## Goal of the exercise:
Could you output all of the records below exactly as they appear?

:: Records for processing ::

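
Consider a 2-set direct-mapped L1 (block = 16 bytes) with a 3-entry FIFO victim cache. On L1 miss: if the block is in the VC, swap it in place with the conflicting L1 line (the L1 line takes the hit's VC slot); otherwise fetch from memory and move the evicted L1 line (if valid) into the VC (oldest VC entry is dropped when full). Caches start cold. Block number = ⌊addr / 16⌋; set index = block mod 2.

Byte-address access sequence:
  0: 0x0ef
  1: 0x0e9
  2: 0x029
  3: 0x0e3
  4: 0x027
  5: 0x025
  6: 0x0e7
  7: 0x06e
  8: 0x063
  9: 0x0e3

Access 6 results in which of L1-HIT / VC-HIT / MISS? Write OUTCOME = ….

  [0] addr=0xef blk=14 s=0: MISS | VC []
  [1] addr=0xe9 blk=14 s=0: L1-HIT | VC []
  [2] addr=0x29 blk=2 s=0: MISS | VC [14]
  [3] addr=0xe3 blk=14 s=0: VC-HIT | VC [2]
  [4] addr=0x27 blk=2 s=0: VC-HIT | VC [14]
  [5] addr=0x25 blk=2 s=0: L1-HIT | VC [14]
  [6] addr=0xe7 blk=14 s=0: VC-HIT | VC [2]
  [7] addr=0x6e blk=6 s=0: MISS | VC [2, 14]
  [8] addr=0x63 blk=6 s=0: L1-HIT | VC [2, 14]
  [9] addr=0xe3 blk=14 s=0: VC-HIT | VC [2, 6]

OUTCOME = VC-HIT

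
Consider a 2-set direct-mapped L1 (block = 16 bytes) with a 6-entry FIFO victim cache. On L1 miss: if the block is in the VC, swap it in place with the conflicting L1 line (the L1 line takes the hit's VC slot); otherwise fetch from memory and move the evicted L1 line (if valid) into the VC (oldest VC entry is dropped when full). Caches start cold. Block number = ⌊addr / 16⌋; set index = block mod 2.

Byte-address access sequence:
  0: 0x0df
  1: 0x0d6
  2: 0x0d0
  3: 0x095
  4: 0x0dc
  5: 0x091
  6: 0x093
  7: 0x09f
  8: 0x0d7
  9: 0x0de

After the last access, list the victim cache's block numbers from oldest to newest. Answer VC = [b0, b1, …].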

:::

## Answer area:
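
Consider a 2-set direct-mapped L1 (block = 16 bytes) with a 3-entry FIFO victim cache. On L1 miss: if the block is in the VC, swap it in place with the conflicting L1 line (the L1 line takes the hit's VC slot); otherwise fetch from memory and move the evicted L1 line (if valid) into the VC (oldest VC entry is dropped when full). Caches start cold. Block number = ⌊addr / 16⌋; set index = block mod 2.

Byte-address access sequence:
  0: 0x0ef
  1: 0x0e9
  2: 0x029
  3: 0x0e3
  4: 0x027
  5: 0x025
  6: 0x0e7
  7: 0x06e
  8: 0x063
  9: 0x0e3

Access 6 results in which of L1-HIT / VC-HIT / MISS? Write OUTCOME = ….

  [0] addr=0xef blk=14 s=0: MISS | VC []
  [1] addr=0xe9 blk=14 s=0: L1-HIT | VC []
  [2] addr=0x29 blk=2 s=0: MISS | VC [14]
  [3] addr=0xe3 blk=14 s=0: VC-HIT | VC [2]
  [4] addr=0x27 blk=2 s=0: VC-HIT | VC [14]
  [5] addr=0x25 blk=2 s=0: L1-HIT | VC [14]
  [6] addr=0xe7 blk=14 s=0: VC-HIT | VC [2]
  [7] addr=0x6e blk=6 s=0: MISS | VC [2, 14]
  [8] addr=0x63 blk=6 s=0: L1-HIT | VC [2, 14]
  [9] addr=0xe3 blk=14 s=0: VC-HIT | VC [2, 6]

OUTCOME = VC-HIT

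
Consider a 2-set direct-mapped L1 (block = 16 bytes) with a 6-entry FIFO victim cache. On L1 miss: if the block is in the VC, swap it in place with the conflicting L1 line (the L1 line takes the hit's VC slot); otherwise fetch from memory and move the evicted L1 line (if valid) into the VC (oldest VC entry is dropped when full). Caches start cold. Block number = ⌊addr / 16⌋; set index = block mod 2.

Byte-address access sequence:
  0: 0x0df
  1: 0x0d6
  2: 0x0d0
  3: 0x095
  4: 0x0dc
  5: 0x091
  6: 0x093
  7: 0x09f
  8: 0x0d7
  9: 0x0de

After the last access, list the victim cache's block numbers from oldest to newest. Answer VC = [b0, b1, …].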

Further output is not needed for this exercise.